* _EXERCISE DIRECTIONS_
Search the entries below for the word "consider", then copy each line in which it is found.

* _THE INPUT_
"""

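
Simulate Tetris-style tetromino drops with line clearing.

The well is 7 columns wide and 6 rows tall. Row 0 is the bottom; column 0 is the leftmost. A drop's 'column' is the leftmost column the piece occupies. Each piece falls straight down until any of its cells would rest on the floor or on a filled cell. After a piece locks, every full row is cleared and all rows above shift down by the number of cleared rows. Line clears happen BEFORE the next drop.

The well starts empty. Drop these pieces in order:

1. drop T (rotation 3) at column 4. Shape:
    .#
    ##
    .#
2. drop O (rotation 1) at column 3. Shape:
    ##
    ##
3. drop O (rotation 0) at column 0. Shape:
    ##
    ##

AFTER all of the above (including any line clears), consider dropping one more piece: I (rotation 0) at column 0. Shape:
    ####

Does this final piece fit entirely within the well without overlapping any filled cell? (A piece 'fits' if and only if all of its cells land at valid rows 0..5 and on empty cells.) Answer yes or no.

Drop 1: T rot3 at col 4 lands with bottom-row=0; cleared 0 line(s) (total 0); column heights now [0 0 0 0 2 3 0], max=3
Drop 2: O rot1 at col 3 lands with bottom-row=2; cleared 0 line(s) (total 0); column heights now [0 0 0 4 4 3 0], max=4
Drop 3: O rot0 at col 0 lands with bottom-row=0; cleared 0 line(s) (total 0); column heights now [2 2 0 4 4 3 0], max=4
Test piece I rot0 at col 0 (width 4): heights before test = [2 2 0 4 4 3 0]; fits = True

Answer: yes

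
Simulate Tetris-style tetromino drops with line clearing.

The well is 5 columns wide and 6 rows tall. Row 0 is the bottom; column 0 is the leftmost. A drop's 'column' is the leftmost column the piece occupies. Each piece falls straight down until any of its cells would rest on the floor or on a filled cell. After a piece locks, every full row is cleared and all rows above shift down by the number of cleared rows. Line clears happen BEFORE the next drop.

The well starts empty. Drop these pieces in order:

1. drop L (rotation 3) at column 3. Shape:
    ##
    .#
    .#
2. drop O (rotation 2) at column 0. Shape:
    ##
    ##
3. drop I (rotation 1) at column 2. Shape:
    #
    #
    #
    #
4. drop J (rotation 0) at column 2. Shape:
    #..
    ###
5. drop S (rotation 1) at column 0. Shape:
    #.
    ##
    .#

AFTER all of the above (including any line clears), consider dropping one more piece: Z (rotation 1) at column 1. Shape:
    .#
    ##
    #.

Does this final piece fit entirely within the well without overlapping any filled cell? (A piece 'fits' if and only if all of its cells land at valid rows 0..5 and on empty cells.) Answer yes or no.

Drop 1: L rot3 at col 3 lands with bottom-row=0; cleared 0 line(s) (total 0); column heights now [0 0 0 3 3], max=3
Drop 2: O rot2 at col 0 lands with bottom-row=0; cleared 0 line(s) (total 0); column heights now [2 2 0 3 3], max=3
Drop 3: I rot1 at col 2 lands with bottom-row=0; cleared 0 line(s) (total 0); column heights now [2 2 4 3 3], max=4
Drop 4: J rot0 at col 2 lands with bottom-row=4; cleared 0 line(s) (total 0); column heights now [2 2 6 5 5], max=6
Drop 5: S rot1 at col 0 lands with bottom-row=2; cleared 0 line(s) (total 0); column heights now [5 4 6 5 5], max=6
Test piece Z rot1 at col 1 (width 2): heights before test = [5 4 6 5 5]; fits = False

Answer: no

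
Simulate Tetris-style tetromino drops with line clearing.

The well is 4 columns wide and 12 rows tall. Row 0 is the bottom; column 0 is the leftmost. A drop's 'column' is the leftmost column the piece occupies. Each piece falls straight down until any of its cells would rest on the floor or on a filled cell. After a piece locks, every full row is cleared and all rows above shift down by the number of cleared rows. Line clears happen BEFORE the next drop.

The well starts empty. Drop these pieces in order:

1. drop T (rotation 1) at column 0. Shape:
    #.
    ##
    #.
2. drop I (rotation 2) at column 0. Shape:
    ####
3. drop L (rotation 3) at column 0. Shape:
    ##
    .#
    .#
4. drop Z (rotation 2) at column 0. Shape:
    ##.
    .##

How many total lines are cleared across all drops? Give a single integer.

Answer: 1

Derivation:
Drop 1: T rot1 at col 0 lands with bottom-row=0; cleared 0 line(s) (total 0); column heights now [3 2 0 0], max=3
Drop 2: I rot2 at col 0 lands with bottom-row=3; cleared 1 line(s) (total 1); column heights now [3 2 0 0], max=3
Drop 3: L rot3 at col 0 lands with bottom-row=2; cleared 0 line(s) (total 1); column heights now [5 5 0 0], max=5
Drop 4: Z rot2 at col 0 lands with bottom-row=5; cleared 0 line(s) (total 1); column heights now [7 7 6 0], max=7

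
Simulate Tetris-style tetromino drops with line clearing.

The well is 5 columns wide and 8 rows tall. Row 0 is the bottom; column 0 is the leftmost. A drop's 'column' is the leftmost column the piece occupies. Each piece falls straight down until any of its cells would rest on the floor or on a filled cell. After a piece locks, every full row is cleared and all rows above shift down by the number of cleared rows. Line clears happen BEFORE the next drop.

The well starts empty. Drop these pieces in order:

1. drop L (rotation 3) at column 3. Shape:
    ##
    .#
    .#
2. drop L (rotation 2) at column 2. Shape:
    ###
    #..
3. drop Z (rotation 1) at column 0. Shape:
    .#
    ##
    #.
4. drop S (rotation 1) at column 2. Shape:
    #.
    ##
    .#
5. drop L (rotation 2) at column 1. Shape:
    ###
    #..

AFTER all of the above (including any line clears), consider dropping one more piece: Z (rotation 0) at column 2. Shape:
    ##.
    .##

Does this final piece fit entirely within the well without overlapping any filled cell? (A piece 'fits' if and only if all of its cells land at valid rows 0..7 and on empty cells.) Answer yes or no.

Drop 1: L rot3 at col 3 lands with bottom-row=0; cleared 0 line(s) (total 0); column heights now [0 0 0 3 3], max=3
Drop 2: L rot2 at col 2 lands with bottom-row=2; cleared 0 line(s) (total 0); column heights now [0 0 4 4 4], max=4
Drop 3: Z rot1 at col 0 lands with bottom-row=0; cleared 0 line(s) (total 0); column heights now [2 3 4 4 4], max=4
Drop 4: S rot1 at col 2 lands with bottom-row=4; cleared 0 line(s) (total 0); column heights now [2 3 7 6 4], max=7
Drop 5: L rot2 at col 1 lands with bottom-row=6; cleared 0 line(s) (total 0); column heights now [2 8 8 8 4], max=8
Test piece Z rot0 at col 2 (width 3): heights before test = [2 8 8 8 4]; fits = False

Answer: no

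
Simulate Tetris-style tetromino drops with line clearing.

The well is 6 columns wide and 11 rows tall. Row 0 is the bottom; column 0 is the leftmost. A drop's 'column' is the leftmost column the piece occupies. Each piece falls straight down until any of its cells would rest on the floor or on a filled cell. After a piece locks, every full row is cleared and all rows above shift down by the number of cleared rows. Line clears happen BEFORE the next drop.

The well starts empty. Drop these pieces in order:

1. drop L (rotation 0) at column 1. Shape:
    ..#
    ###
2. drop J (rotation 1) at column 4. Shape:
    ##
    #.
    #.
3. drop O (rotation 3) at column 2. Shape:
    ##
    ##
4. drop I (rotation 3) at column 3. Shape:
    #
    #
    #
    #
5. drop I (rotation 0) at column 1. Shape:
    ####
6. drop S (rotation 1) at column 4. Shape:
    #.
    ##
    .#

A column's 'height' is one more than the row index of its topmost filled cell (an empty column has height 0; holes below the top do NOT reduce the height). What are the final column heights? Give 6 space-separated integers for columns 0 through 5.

Drop 1: L rot0 at col 1 lands with bottom-row=0; cleared 0 line(s) (total 0); column heights now [0 1 1 2 0 0], max=2
Drop 2: J rot1 at col 4 lands with bottom-row=0; cleared 0 line(s) (total 0); column heights now [0 1 1 2 3 3], max=3
Drop 3: O rot3 at col 2 lands with bottom-row=2; cleared 0 line(s) (total 0); column heights now [0 1 4 4 3 3], max=4
Drop 4: I rot3 at col 3 lands with bottom-row=4; cleared 0 line(s) (total 0); column heights now [0 1 4 8 3 3], max=8
Drop 5: I rot0 at col 1 lands with bottom-row=8; cleared 0 line(s) (total 0); column heights now [0 9 9 9 9 3], max=9
Drop 6: S rot1 at col 4 lands with bottom-row=8; cleared 0 line(s) (total 0); column heights now [0 9 9 9 11 10], max=11

Answer: 0 9 9 9 11 10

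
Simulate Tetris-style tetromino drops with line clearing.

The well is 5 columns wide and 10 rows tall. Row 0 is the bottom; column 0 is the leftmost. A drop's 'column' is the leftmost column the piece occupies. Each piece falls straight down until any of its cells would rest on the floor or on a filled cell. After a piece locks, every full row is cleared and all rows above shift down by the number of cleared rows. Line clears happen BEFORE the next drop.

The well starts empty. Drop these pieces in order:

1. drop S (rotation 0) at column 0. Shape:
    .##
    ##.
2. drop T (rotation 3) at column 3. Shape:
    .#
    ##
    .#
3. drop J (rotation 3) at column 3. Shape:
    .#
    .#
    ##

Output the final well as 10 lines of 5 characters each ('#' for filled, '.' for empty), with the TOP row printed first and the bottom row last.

Drop 1: S rot0 at col 0 lands with bottom-row=0; cleared 0 line(s) (total 0); column heights now [1 2 2 0 0], max=2
Drop 2: T rot3 at col 3 lands with bottom-row=0; cleared 0 line(s) (total 0); column heights now [1 2 2 2 3], max=3
Drop 3: J rot3 at col 3 lands with bottom-row=3; cleared 0 line(s) (total 0); column heights now [1 2 2 4 6], max=6

Answer: .....
.....
.....
.....
....#
....#
...##
....#
.####
##..#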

"""

* _PROBLEM SOLUTION_
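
AFTER all of the above (including any line clears), consider dropping one more piece: I (rotation 0) at column 0. Shape:
AFTER all of the above (including any line clears), consider dropping one more piece: Z (rotation 1) at column 1. Shape:
AFTER all of the above (including any line clears), consider dropping one more piece: Z (rotation 0) at column 2. Shape: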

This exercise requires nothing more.